Your assignment. Which lines in the data below contain the word "Silington"? Copy each of them.

Dataset entries:

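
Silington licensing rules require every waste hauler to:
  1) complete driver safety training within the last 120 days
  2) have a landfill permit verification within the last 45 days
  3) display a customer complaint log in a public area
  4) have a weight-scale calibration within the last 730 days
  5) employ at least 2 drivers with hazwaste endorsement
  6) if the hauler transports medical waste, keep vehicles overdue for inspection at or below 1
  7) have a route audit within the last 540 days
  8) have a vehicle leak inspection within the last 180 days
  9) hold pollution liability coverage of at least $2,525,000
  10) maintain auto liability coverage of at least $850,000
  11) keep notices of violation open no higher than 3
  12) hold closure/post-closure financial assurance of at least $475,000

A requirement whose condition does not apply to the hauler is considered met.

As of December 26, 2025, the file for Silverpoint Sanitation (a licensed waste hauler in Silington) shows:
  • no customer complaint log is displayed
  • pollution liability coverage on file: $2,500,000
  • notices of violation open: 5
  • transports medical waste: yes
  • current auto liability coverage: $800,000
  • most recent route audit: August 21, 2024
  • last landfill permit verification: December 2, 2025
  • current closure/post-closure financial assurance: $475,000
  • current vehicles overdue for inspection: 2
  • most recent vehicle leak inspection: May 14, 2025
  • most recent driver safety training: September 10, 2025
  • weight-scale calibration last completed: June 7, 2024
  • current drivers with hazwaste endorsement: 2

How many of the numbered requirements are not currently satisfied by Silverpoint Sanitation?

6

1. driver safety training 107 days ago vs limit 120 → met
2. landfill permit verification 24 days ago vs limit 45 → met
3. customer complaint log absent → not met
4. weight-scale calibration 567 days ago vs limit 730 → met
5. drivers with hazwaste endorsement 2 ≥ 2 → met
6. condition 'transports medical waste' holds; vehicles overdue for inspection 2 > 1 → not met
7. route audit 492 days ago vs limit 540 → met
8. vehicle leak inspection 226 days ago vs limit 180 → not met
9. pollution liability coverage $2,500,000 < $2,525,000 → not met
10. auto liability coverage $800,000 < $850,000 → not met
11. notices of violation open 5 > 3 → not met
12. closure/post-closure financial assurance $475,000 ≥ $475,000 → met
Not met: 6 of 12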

---

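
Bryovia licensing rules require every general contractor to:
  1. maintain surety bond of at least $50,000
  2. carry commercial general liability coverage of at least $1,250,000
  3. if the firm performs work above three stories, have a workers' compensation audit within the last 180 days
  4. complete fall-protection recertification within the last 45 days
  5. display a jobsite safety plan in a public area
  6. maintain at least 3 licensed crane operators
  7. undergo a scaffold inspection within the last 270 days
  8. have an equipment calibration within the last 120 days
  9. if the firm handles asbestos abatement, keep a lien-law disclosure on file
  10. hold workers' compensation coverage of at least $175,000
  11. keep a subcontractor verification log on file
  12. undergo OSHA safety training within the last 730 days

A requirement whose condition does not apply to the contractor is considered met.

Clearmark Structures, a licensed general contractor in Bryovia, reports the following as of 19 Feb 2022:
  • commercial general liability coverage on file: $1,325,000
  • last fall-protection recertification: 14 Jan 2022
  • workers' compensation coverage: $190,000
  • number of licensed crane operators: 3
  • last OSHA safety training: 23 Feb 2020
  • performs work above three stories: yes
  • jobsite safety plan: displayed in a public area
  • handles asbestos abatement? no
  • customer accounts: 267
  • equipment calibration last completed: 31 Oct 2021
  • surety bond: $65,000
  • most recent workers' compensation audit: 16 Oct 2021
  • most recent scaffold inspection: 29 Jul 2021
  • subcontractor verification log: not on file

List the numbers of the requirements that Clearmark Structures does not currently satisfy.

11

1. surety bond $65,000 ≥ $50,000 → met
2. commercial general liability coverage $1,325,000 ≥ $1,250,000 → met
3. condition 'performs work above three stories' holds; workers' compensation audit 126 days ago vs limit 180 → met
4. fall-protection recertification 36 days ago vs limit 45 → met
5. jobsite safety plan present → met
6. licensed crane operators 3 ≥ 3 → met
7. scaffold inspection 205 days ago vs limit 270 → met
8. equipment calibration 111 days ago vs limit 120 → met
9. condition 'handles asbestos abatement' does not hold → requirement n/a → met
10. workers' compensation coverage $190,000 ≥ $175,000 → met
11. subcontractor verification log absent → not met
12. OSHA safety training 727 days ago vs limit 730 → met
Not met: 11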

--

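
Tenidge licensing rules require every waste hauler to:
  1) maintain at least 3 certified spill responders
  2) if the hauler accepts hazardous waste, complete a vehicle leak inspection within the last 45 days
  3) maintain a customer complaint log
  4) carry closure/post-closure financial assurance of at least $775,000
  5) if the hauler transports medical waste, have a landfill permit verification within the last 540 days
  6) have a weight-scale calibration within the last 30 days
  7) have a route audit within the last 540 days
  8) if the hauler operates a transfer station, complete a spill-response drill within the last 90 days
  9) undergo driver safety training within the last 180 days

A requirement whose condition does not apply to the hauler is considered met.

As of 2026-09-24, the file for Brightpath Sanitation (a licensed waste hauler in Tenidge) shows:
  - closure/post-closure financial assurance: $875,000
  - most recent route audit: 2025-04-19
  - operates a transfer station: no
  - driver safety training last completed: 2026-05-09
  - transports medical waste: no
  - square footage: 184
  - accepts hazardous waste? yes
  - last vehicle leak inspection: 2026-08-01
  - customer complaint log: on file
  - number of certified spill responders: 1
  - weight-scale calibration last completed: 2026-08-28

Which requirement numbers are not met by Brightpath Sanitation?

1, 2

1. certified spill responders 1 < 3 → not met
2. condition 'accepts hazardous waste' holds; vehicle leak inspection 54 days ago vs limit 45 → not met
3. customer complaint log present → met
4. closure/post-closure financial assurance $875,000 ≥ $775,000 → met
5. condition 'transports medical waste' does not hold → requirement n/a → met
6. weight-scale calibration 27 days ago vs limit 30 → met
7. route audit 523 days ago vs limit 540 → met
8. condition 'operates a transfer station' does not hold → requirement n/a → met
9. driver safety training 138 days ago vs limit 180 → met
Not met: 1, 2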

Answer below.
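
Silington licensing rules require every waste hauler to:
As of December 26, 2025, the file for Silverpoint Sanitation (a licensed waste hauler in Silington) shows: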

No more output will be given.